Work to be completed: The entries must be restated exactly as written.

Data section:
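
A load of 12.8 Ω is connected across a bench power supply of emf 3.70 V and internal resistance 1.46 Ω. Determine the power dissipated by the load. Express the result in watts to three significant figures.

0.862 W

With r and R in series, I = ε/(r+R); the load dissipates I²R.
I = ε / (r + R) = 3.70 / (1.46 + 12.8) = 0.2595 A
P_load = I² R = (0.2595)² × 12.8 = 0.8617 W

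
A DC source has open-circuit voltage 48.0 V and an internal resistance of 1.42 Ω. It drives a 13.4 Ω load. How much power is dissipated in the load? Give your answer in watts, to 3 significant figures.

Load and internal resistance form a series loop — compute the loop current, then the load power via I²R.
I = ε / (r + R) = 48.0 / (1.42 + 13.4) = 3.239 A
P_load = I² R = (3.239)² × 13.4 = 140.6 W

141 W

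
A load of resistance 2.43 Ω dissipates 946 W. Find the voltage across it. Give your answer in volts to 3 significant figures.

47.9 V

Inverting the appropriate power form: V = √(P R).
V = √(946 × 2.43) = 47.95 V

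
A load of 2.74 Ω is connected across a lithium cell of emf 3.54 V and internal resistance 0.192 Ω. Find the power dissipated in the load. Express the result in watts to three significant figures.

3.99 W

With r and R in series, I = ε/(r+R); the load dissipates I²R.
I = ε / (r + R) = 3.54 / (0.192 + 2.74) = 1.207 A
P_load = I² R = (1.207)² × 2.74 = 3.994 W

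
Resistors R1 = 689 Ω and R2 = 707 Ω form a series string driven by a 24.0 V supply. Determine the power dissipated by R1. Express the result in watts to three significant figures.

In a series string the same current flows through every resistor — find that current, then P = I²R for the one we want.
R_total = 689 + 707 = 1396 Ω
I = V / R_total = 24.0 / 1396 = 0.01719 A
P_R1 = I² × R1 = (0.01719)² × 689 = 0.2036 W

0.204 W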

Solved problem:
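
A load of 12.8 Ω is connected across a bench power supply of emf 3.70 V and internal resistance 1.46 Ω. Determine the power dissipated by the load. Express the result in watts to three significant figures.

0.862 W

With r and R in series, I = ε/(r+R); the load dissipates I²R.
I = ε / (r + R) = 3.70 / (1.46 + 12.8) = 0.2595 A
P_load = I² R = (0.2595)² × 12.8 = 0.8617 W

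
A DC source has open-circuit voltage 48.0 V and an internal resistance of 1.42 Ω. It drives a 13.4 Ω load. How much power is dissipated in the load? Give your answer in watts, to 3 significant figures.

Load and internal resistance form a series loop — compute the loop current, then the load power via I²R.
I = ε / (r + R) = 48.0 / (1.42 + 13.4) = 3.239 A
P_load = I² R = (3.239)² × 13.4 = 140.6 W

141 W

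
A load of resistance 2.43 Ω dissipates 946 W. Find the voltage across it. Give your answer in volts to 3 significant figures.

47.9 V

Inverting the appropriate power form: V = √(P R).
V = √(946 × 2.43) = 47.95 V

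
A load of 2.74 Ω is connected across a lithium cell of emf 3.54 V and internal resistance 0.192 Ω. Find the power dissipated in the load. Express the result in watts to three significant figures.

3.99 W

With r and R in series, I = ε/(r+R); the load dissipates I²R.
I = ε / (r + R) = 3.54 / (0.192 + 2.74) = 1.207 A
P_load = I² R = (1.207)² × 2.74 = 3.994 W

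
Resistors R1 = 689 Ω and R2 = 707 Ω form a series string driven by a 24.0 V supply. Determine the power dissipated by R1. Express the result in watts to three significant figures.

In a series string the same current flows through every resistor — find that current, then P = I²R for the one we want.
R_total = 689 + 707 = 1396 Ω
I = V / R_total = 24.0 / 1396 = 0.01719 A
P_R1 = I² × R1 = (0.01719)² × 689 = 0.2036 W

0.204 W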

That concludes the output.